◆ **ASSIGNED TASK**
All entries are to be retyped without alteration.
========================
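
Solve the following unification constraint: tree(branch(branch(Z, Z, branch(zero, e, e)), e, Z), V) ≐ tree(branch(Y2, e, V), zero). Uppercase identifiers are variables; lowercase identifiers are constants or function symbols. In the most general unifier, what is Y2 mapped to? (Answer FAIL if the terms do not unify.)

branch(zero, zero, branch(zero, e, e))

Decompose tree/2: branch(branch(Z, Z, branch(zero, e, e)), e, Z) ≐ branch(Y2, e, V),  V ≐ zero.
Decompose branch/3: branch(Z, Z, branch(zero, e, e)) ≐ Y2,  e ≐ e,  Z ≐ V.
Bind Y2 := branch(Z, Z, branch(zero, e, e)); no other remaining equation mentions Y2.
Delete trivial equation e ≐ e.
Bind Z := V; no other remaining equation mentions Z. Substituting into the earlier binding gives Y2 := branch(V, V, branch(zero, e, e)).
Bind V := zero. Substituting into the earlier bindings gives Y2 := branch(zero, zero, branch(zero, e, e)), Z := zero.
MGU = { Y2 -> branch(zero, zero, branch(zero, e, e)), Z -> zero, V -> zero }, so Y2 -> branch(zero, zero, branch(zero, e, e)).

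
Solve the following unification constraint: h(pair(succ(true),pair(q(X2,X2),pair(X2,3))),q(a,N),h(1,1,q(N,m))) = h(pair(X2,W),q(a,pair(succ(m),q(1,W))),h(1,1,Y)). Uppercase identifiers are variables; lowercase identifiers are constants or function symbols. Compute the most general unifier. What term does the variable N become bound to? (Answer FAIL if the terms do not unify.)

Decompose h/3: pair(succ(true),pair(q(X2,X2),pair(X2,3))) = pair(X2,W),  q(a,N) = q(a,pair(succ(m),q(1,W))),  h(1,1,q(N,m)) = h(1,1,Y).
Decompose pair/2: succ(true) = X2,  pair(q(X2,X2),pair(X2,3)) = W.
Bind X2 := succ(true); substituting into the one remaining equation that mentions X2 gives: pair(q(succ(true),succ(true)),pair(succ(true),3)) = W.
Bind W := pair(q(succ(true),succ(true)),pair(succ(true),3)); substituting into the one remaining equation that mentions W gives: q(a,N) = q(a,pair(succ(m),q(1,pair(q(succ(true),succ(true)),pair(succ(true),3))))).
Decompose q/2: a = a,  N = pair(succ(m),q(1,pair(q(succ(true),succ(true)),pair(succ(true),3)))).
Delete trivial equation a = a.
Bind N := pair(succ(m),q(1,pair(q(succ(true),succ(true)),pair(succ(true),3)))); substituting into the remaining equation gives: h(1,1,q(pair(succ(m),q(1,pair(q(succ(true),succ(true)),pair(succ(true),3)))),m)) = h(1,1,Y).
Decompose h/3: 1 = 1,  1 = 1,  q(pair(succ(m),q(1,pair(q(succ(true),succ(true)),pair(succ(true),3)))),m) = Y.
Delete trivial equation 1 = 1.
Delete trivial equation 1 = 1.
Bind Y := q(pair(succ(m),q(1,pair(q(succ(true),succ(true)),pair(succ(true),3)))),m).
MGU = { X2 := succ(true), W := pair(q(succ(true),succ(true)),pair(succ(true),3)), N := pair(succ(m),q(1,pair(q(succ(true),succ(true)),pair(succ(true),3)))), Y := q(pair(succ(m),q(1,pair(q(succ(true),succ(true)),pair(succ(true),3)))),m) }, so N := pair(succ(m),q(1,pair(q(succ(true),succ(true)),pair(succ(true),3)))).

pair(succ(m),q(1,pair(q(succ(true),succ(true)),pair(succ(true),3))))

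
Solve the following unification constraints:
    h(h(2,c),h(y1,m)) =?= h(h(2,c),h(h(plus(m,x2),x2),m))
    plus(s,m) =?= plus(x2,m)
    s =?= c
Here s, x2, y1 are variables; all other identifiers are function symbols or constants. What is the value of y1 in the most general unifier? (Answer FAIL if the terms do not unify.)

Decompose h/2: h(2,c) =?= h(2,c),  h(y1,m) =?= h(h(plus(m,x2),x2),m).
Delete trivial equation h(2,c) =?= h(2,c).
Decompose h/2: y1 =?= h(plus(m,x2),x2),  m =?= m.
Bind y1 := h(plus(m,x2),x2); no other remaining equation mentions y1.
Delete trivial equation m =?= m.
Decompose plus/2: s =?= x2,  m =?= m.
Bind s := x2; substituting into the one remaining equation that mentions s gives: x2 =?= c.
Delete trivial equation m =?= m.
Bind x2 := c. Substituting into the earlier bindings gives y1 := h(plus(m,c),c), s := c.
MGU = { y1 -> h(plus(m,c),c), s -> c, x2 -> c }, so y1 -> h(plus(m,c),c).

h(plus(m,c),c)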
========================
◆ **EXERCISE RESPONSE**
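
Solve the following unification constraint: tree(branch(branch(Z, Z, branch(zero, e, e)), e, Z), V) ≐ tree(branch(Y2, e, V), zero). Uppercase identifiers are variables; lowercase identifiers are constants or function symbols. In the most general unifier, what is Y2 mapped to? (Answer FAIL if the terms do not unify.)

branch(zero, zero, branch(zero, e, e))

Decompose tree/2: branch(branch(Z, Z, branch(zero, e, e)), e, Z) ≐ branch(Y2, e, V),  V ≐ zero.
Decompose branch/3: branch(Z, Z, branch(zero, e, e)) ≐ Y2,  e ≐ e,  Z ≐ V.
Bind Y2 := branch(Z, Z, branch(zero, e, e)); no other remaining equation mentions Y2.
Delete trivial equation e ≐ e.
Bind Z := V; no other remaining equation mentions Z. Substituting into the earlier binding gives Y2 := branch(V, V, branch(zero, e, e)).
Bind V := zero. Substituting into the earlier bindings gives Y2 := branch(zero, zero, branch(zero, e, e)), Z := zero.
MGU = { Y2 -> branch(zero, zero, branch(zero, e, e)), Z -> zero, V -> zero }, so Y2 -> branch(zero, zero, branch(zero, e, e)).

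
Solve the following unification constraint: h(pair(succ(true),pair(q(X2,X2),pair(X2,3))),q(a,N),h(1,1,q(N,m))) = h(pair(X2,W),q(a,pair(succ(m),q(1,W))),h(1,1,Y)). Uppercase identifiers are variables; lowercase identifiers are constants or function symbols. Compute the most general unifier. What term does the variable N become bound to? (Answer FAIL if the terms do not unify.)

Decompose h/3: pair(succ(true),pair(q(X2,X2),pair(X2,3))) = pair(X2,W),  q(a,N) = q(a,pair(succ(m),q(1,W))),  h(1,1,q(N,m)) = h(1,1,Y).
Decompose pair/2: succ(true) = X2,  pair(q(X2,X2),pair(X2,3)) = W.
Bind X2 := succ(true); substituting into the one remaining equation that mentions X2 gives: pair(q(succ(true),succ(true)),pair(succ(true),3)) = W.
Bind W := pair(q(succ(true),succ(true)),pair(succ(true),3)); substituting into the one remaining equation that mentions W gives: q(a,N) = q(a,pair(succ(m),q(1,pair(q(succ(true),succ(true)),pair(succ(true),3))))).
Decompose q/2: a = a,  N = pair(succ(m),q(1,pair(q(succ(true),succ(true)),pair(succ(true),3)))).
Delete trivial equation a = a.
Bind N := pair(succ(m),q(1,pair(q(succ(true),succ(true)),pair(succ(true),3)))); substituting into the remaining equation gives: h(1,1,q(pair(succ(m),q(1,pair(q(succ(true),succ(true)),pair(succ(true),3)))),m)) = h(1,1,Y).
Decompose h/3: 1 = 1,  1 = 1,  q(pair(succ(m),q(1,pair(q(succ(true),succ(true)),pair(succ(true),3)))),m) = Y.
Delete trivial equation 1 = 1.
Delete trivial equation 1 = 1.
Bind Y := q(pair(succ(m),q(1,pair(q(succ(true),succ(true)),pair(succ(true),3)))),m).
MGU = { X2 := succ(true), W := pair(q(succ(true),succ(true)),pair(succ(true),3)), N := pair(succ(m),q(1,pair(q(succ(true),succ(true)),pair(succ(true),3)))), Y := q(pair(succ(m),q(1,pair(q(succ(true),succ(true)),pair(succ(true),3)))),m) }, so N := pair(succ(m),q(1,pair(q(succ(true),succ(true)),pair(succ(true),3)))).

pair(succ(m),q(1,pair(q(succ(true),succ(true)),pair(succ(true),3))))

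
Solve the following unification constraints:
    h(h(2,c),h(y1,m)) =?= h(h(2,c),h(h(plus(m,x2),x2),m))
    plus(s,m) =?= plus(x2,m)
    s =?= c
Here s, x2, y1 are variables; all other identifiers are function symbols or constants. What is the value of y1 in the most general unifier? (Answer FAIL if the terms do not unify.)

Decompose h/2: h(2,c) =?= h(2,c),  h(y1,m) =?= h(h(plus(m,x2),x2),m).
Delete trivial equation h(2,c) =?= h(2,c).
Decompose h/2: y1 =?= h(plus(m,x2),x2),  m =?= m.
Bind y1 := h(plus(m,x2),x2); no other remaining equation mentions y1.
Delete trivial equation m =?= m.
Decompose plus/2: s =?= x2,  m =?= m.
Bind s := x2; substituting into the one remaining equation that mentions s gives: x2 =?= c.
Delete trivial equation m =?= m.
Bind x2 := c. Substituting into the earlier bindings gives y1 := h(plus(m,c),c), s := c.
MGU = { y1 -> h(plus(m,c),c), s -> c, x2 -> c }, so y1 -> h(plus(m,c),c).

h(plus(m,c),c)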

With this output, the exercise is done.